[Dataset entries]
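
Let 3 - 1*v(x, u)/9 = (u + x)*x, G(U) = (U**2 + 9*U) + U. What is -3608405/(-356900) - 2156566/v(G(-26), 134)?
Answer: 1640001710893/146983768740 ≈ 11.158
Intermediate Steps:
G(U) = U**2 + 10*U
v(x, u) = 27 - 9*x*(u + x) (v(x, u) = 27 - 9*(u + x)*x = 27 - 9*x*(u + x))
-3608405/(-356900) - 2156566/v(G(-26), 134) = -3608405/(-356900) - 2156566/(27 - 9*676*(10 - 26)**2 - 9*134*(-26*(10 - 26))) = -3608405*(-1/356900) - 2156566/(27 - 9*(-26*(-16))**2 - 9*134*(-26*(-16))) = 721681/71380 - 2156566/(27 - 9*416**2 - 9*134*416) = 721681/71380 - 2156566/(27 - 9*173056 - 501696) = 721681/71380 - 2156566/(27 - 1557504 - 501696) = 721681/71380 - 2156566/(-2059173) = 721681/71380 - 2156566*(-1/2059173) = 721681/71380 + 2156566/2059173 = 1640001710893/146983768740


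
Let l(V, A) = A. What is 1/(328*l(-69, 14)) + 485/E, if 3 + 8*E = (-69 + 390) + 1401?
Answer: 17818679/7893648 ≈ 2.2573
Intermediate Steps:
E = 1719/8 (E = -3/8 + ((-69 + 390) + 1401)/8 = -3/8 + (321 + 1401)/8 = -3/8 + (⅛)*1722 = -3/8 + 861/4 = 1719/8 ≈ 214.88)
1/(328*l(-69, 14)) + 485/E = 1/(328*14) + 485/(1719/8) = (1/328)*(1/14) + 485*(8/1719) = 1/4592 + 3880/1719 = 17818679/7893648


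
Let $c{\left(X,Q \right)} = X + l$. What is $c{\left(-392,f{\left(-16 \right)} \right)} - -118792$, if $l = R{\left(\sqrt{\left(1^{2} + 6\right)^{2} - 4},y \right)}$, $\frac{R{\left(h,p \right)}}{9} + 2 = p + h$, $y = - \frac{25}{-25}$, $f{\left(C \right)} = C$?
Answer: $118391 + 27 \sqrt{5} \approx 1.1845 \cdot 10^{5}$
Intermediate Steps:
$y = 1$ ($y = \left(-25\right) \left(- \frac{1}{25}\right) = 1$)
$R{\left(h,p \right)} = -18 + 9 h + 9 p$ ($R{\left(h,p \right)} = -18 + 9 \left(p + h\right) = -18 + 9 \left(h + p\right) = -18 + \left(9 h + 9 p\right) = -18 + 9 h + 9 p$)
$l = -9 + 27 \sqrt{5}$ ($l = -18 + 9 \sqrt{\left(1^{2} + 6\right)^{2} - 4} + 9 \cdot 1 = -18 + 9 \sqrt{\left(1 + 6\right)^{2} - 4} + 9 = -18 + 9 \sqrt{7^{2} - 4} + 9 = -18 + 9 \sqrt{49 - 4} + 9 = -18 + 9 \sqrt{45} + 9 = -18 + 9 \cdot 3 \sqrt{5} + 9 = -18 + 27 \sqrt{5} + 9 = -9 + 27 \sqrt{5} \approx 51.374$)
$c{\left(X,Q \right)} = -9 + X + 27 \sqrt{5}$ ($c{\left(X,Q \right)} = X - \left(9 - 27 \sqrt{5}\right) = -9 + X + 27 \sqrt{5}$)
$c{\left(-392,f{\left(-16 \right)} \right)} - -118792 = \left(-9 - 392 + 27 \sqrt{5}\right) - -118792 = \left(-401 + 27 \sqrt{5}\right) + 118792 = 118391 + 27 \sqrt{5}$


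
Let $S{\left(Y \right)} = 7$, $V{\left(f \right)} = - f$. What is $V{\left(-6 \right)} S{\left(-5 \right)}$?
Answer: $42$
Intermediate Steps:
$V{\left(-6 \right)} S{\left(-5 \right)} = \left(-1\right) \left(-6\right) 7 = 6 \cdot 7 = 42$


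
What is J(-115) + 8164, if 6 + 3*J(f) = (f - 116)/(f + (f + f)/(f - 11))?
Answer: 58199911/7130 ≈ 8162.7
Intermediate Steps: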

==

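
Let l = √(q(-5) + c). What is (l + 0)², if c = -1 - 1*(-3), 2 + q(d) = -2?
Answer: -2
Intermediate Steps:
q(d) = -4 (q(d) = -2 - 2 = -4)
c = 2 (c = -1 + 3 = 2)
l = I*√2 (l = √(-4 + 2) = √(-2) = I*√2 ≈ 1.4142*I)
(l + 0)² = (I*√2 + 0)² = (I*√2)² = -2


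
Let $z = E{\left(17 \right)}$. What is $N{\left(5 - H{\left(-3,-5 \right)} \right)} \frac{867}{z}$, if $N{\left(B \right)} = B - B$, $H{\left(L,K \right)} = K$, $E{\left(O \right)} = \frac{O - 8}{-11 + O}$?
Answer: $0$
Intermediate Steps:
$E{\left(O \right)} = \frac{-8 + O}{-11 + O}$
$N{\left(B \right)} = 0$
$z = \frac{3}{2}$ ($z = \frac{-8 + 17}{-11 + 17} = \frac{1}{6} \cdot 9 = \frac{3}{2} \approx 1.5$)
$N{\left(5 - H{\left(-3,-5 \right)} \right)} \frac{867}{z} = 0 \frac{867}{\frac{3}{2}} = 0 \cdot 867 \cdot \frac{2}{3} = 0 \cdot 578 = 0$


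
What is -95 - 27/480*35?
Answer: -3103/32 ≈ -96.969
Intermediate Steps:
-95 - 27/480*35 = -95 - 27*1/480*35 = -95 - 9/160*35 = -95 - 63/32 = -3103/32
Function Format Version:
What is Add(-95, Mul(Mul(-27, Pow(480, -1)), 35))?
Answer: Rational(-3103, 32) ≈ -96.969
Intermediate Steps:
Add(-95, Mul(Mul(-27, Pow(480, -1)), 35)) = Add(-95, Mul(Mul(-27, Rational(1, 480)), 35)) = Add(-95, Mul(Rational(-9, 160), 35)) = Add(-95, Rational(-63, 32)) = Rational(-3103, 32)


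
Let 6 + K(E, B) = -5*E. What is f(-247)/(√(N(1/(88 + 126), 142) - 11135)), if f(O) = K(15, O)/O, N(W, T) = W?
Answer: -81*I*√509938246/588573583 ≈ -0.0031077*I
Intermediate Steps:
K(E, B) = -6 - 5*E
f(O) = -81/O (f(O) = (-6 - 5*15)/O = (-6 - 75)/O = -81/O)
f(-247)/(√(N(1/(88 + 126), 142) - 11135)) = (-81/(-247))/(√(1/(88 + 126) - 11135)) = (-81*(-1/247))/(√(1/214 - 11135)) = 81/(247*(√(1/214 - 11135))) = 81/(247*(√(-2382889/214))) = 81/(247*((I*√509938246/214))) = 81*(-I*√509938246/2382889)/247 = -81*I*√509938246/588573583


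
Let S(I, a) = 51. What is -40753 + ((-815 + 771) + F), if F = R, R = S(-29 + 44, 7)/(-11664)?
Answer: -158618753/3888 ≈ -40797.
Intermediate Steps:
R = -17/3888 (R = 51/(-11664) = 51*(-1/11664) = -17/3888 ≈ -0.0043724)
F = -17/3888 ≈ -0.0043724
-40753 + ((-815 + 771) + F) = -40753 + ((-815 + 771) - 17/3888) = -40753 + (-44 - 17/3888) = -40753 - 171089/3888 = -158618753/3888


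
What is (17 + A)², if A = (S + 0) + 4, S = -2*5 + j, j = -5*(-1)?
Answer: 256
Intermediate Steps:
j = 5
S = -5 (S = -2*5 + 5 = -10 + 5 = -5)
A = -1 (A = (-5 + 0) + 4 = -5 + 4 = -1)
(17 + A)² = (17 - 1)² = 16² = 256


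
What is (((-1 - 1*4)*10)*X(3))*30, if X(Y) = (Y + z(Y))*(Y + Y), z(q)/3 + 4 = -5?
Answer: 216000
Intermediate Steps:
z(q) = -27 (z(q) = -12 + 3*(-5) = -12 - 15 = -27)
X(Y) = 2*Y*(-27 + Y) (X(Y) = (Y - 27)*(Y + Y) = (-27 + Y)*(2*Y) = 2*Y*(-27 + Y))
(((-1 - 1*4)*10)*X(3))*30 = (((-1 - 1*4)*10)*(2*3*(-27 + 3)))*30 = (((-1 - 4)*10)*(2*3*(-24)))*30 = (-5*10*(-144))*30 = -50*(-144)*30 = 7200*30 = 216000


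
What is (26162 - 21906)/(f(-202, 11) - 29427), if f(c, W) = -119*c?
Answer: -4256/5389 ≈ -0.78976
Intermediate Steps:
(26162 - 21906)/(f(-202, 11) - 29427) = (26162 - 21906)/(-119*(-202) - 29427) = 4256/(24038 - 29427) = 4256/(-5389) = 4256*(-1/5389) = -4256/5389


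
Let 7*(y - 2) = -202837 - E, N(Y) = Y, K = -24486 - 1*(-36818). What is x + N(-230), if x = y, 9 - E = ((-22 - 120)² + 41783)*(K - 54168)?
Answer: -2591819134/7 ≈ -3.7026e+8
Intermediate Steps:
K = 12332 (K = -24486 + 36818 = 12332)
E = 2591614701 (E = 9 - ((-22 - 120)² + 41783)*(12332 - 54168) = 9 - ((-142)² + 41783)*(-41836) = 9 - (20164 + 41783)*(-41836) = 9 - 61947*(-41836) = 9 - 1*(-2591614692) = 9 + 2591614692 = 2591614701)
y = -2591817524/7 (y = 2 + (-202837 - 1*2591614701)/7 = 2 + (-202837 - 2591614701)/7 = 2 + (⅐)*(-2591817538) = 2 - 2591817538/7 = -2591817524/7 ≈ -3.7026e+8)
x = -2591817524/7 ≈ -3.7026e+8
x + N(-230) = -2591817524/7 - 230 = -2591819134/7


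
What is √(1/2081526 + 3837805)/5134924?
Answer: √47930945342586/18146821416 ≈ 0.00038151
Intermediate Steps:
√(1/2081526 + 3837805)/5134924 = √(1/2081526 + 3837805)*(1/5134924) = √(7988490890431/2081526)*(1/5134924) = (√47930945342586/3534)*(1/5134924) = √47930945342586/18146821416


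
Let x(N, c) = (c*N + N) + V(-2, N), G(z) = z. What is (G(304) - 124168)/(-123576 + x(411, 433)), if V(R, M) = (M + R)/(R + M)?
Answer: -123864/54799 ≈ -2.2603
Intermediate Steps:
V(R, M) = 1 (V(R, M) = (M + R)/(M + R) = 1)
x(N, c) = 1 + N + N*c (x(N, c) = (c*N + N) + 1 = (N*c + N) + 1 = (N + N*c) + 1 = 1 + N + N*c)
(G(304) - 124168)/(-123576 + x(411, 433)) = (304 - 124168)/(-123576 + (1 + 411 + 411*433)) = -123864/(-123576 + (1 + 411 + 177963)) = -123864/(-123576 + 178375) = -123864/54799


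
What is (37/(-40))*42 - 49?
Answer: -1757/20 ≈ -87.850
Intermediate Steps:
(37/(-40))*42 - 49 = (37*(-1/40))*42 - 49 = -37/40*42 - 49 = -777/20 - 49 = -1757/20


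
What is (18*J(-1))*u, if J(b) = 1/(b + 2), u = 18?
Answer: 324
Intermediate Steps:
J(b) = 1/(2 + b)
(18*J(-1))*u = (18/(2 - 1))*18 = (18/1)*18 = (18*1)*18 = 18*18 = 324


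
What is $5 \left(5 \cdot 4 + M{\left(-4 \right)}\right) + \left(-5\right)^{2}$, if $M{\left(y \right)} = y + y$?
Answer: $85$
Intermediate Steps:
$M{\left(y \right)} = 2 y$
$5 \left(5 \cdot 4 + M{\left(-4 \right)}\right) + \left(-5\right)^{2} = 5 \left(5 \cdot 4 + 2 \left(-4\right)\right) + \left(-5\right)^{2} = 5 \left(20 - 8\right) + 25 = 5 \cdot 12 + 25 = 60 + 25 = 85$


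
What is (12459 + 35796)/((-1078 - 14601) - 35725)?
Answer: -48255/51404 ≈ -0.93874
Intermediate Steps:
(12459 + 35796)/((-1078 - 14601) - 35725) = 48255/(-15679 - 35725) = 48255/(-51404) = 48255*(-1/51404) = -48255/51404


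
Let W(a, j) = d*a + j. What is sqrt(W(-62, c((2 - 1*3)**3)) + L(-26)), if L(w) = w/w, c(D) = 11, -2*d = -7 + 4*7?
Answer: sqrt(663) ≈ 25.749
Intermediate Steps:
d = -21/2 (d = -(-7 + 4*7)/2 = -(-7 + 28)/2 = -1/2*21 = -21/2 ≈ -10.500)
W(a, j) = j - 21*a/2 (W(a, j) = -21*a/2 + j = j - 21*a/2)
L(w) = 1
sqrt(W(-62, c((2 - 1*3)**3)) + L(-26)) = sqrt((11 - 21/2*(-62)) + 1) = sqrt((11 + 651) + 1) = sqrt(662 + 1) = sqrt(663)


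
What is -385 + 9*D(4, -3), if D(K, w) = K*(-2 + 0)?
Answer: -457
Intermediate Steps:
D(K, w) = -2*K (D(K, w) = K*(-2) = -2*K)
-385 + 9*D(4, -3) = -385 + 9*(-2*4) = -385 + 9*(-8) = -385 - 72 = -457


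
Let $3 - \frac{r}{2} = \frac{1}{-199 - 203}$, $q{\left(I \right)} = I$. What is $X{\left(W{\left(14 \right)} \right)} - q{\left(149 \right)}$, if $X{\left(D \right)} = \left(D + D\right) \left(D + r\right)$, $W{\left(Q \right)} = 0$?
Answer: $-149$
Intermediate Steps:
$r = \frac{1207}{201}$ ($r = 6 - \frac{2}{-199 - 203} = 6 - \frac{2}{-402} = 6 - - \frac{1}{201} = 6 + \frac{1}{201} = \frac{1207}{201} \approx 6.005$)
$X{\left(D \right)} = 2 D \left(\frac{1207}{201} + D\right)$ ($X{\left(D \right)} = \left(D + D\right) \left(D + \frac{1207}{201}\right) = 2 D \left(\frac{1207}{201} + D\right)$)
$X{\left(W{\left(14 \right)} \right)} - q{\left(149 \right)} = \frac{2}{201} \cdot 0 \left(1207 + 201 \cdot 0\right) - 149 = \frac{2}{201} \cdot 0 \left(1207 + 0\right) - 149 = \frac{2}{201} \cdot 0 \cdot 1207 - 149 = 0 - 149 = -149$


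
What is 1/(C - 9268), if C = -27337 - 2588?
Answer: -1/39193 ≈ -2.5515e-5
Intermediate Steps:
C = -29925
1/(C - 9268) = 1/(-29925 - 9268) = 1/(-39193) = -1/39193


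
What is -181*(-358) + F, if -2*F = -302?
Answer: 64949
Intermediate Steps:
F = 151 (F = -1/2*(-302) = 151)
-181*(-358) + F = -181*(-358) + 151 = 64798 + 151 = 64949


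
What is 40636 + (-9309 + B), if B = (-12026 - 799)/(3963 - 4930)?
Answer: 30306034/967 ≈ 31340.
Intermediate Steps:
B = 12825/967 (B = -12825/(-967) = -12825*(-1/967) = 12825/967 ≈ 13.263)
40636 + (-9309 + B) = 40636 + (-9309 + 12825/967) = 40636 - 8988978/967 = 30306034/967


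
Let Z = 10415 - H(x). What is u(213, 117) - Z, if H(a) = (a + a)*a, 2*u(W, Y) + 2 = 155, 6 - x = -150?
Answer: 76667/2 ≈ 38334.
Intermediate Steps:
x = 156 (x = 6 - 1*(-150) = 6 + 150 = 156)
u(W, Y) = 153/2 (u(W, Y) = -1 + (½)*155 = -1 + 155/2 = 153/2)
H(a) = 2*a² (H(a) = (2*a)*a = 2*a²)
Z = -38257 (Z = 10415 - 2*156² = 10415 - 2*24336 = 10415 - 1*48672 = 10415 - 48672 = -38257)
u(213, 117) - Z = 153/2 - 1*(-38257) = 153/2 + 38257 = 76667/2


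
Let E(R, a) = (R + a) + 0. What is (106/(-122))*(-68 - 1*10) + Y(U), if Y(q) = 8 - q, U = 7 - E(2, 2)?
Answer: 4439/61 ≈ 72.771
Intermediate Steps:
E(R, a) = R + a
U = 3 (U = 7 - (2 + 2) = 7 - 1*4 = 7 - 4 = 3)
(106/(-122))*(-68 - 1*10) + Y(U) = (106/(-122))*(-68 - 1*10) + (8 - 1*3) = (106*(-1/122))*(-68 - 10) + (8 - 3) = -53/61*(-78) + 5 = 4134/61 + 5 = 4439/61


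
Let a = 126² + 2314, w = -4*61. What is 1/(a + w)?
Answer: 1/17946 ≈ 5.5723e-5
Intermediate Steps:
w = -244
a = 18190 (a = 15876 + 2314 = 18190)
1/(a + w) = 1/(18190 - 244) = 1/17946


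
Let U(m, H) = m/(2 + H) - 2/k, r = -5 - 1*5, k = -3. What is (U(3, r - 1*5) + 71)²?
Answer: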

...

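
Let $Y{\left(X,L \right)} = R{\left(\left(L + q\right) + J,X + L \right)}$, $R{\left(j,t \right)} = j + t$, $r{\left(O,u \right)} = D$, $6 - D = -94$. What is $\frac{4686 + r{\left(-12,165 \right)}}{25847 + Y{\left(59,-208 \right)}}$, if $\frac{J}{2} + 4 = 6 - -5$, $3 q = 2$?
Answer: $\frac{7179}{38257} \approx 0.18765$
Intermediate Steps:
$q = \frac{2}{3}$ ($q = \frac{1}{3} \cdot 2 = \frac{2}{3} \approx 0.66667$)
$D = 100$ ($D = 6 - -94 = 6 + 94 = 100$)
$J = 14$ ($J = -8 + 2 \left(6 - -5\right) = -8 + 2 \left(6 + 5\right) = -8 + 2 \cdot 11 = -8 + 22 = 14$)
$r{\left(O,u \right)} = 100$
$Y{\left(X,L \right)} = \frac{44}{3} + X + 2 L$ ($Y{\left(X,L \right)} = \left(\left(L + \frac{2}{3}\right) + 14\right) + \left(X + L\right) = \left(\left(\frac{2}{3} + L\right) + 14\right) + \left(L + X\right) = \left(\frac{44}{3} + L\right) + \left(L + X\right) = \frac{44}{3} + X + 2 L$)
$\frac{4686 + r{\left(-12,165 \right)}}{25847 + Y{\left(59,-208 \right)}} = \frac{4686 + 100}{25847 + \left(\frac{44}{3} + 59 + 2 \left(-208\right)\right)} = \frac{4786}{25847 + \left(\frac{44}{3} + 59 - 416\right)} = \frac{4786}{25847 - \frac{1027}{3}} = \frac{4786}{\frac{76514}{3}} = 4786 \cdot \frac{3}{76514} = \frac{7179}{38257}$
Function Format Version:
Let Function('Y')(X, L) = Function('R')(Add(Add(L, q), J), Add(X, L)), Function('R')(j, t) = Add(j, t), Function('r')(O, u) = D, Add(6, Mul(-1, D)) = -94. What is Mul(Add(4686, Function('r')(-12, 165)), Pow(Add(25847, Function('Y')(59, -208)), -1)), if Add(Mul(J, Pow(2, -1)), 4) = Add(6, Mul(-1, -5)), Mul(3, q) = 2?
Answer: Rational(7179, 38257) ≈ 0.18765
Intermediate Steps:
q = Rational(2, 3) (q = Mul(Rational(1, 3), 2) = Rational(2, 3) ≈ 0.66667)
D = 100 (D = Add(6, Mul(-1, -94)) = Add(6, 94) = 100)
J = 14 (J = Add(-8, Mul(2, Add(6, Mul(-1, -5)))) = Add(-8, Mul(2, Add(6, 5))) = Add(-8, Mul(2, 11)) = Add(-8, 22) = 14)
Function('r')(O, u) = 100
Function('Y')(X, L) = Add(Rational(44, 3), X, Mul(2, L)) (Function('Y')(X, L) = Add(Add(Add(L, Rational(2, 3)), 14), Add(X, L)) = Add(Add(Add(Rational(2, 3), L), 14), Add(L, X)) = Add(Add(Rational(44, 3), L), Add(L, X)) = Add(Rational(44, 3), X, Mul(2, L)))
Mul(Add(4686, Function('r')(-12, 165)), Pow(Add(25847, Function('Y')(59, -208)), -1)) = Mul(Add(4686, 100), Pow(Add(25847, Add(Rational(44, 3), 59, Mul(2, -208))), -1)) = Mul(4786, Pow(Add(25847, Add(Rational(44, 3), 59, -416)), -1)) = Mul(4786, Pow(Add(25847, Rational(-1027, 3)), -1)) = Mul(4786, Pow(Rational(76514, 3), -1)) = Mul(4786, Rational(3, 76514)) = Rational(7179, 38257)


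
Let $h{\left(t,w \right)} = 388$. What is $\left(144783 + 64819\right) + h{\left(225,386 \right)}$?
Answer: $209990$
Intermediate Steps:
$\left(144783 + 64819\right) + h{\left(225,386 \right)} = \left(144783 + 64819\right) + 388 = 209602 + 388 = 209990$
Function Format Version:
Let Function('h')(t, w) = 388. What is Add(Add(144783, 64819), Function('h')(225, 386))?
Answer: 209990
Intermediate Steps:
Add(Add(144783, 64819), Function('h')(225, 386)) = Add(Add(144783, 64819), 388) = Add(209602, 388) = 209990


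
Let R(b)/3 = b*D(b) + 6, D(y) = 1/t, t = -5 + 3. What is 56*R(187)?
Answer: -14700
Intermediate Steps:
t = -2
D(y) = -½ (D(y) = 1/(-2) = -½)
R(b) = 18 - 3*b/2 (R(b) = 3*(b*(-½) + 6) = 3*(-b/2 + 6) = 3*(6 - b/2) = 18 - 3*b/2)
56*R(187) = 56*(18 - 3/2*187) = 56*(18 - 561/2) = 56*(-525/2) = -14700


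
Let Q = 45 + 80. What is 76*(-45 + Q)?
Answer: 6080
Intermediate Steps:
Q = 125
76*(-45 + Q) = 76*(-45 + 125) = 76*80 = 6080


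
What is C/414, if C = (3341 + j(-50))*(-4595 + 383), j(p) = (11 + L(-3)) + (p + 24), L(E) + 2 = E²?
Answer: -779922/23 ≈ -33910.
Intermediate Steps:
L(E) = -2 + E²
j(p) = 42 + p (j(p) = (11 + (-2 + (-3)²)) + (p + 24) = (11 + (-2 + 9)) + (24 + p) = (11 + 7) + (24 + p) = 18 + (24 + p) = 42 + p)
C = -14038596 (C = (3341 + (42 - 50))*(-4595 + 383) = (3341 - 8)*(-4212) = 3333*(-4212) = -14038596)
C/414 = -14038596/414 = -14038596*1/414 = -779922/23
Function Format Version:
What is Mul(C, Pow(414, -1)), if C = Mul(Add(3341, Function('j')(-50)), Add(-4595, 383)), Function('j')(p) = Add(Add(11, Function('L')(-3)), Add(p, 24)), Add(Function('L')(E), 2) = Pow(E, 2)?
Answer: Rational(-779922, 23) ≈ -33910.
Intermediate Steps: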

> **To do**
What you give back should be exactly the lines of the data above from the line with "Let 3 - 1*v(x, u)/9" through the line with "l$. What is", both of those included, and nothing more.

> **Expected output**
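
Let 3 - 1*v(x, u)/9 = (u + x)*x, G(U) = (U**2 + 9*U) + U. What is -3608405/(-356900) - 2156566/v(G(-26), 134)?
Answer: 1640001710893/146983768740 ≈ 11.158
Intermediate Steps:
G(U) = U**2 + 10*U
v(x, u) = 27 - 9*x*(u + x) (v(x, u) = 27 - 9*(u + x)*x = 27 - 9*x*(u + x))
-3608405/(-356900) - 2156566/v(G(-26), 134) = -3608405/(-356900) - 2156566/(27 - 9*676*(10 - 26)**2 - 9*134*(-26*(10 - 26))) = -3608405*(-1/356900) - 2156566/(27 - 9*(-26*(-16))**2 - 9*134*(-26*(-16))) = 721681/71380 - 2156566/(27 - 9*416**2 - 9*134*416) = 721681/71380 - 2156566/(27 - 9*173056 - 501696) = 721681/71380 - 2156566/(27 - 1557504 - 501696) = 721681/71380 - 2156566/(-2059173) = 721681/71380 - 2156566*(-1/2059173) = 721681/71380 + 2156566/2059173 = 1640001710893/146983768740


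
Let l(V, A) = A. What is 1/(328*l(-69, 14)) + 485/E, if 3 + 8*E = (-69 + 390) + 1401?
Answer: 17818679/7893648 ≈ 2.2573
Intermediate Steps:
E = 1719/8 (E = -3/8 + ((-69 + 390) + 1401)/8 = -3/8 + (321 + 1401)/8 = -3/8 + (⅛)*1722 = -3/8 + 861/4 = 1719/8 ≈ 214.88)
1/(328*l(-69, 14)) + 485/E = 1/(328*14) + 485/(1719/8) = (1/328)*(1/14) + 485*(8/1719) = 1/4592 + 3880/1719 = 17818679/7893648


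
Let $c{\left(X,Q \right)} = X + l$. What is $c{\left(-392,f{\left(-16 \right)} \right)} - -118792$, if $l = R{\left(\sqrt{\left(1^{2} + 6\right)^{2} - 4},y \right)}$, $\frac{R{\left(h,p \right)}}{9} + 2 = p + h$, $y = - \frac{25}{-25}$, $f{\left(C \right)} = C$?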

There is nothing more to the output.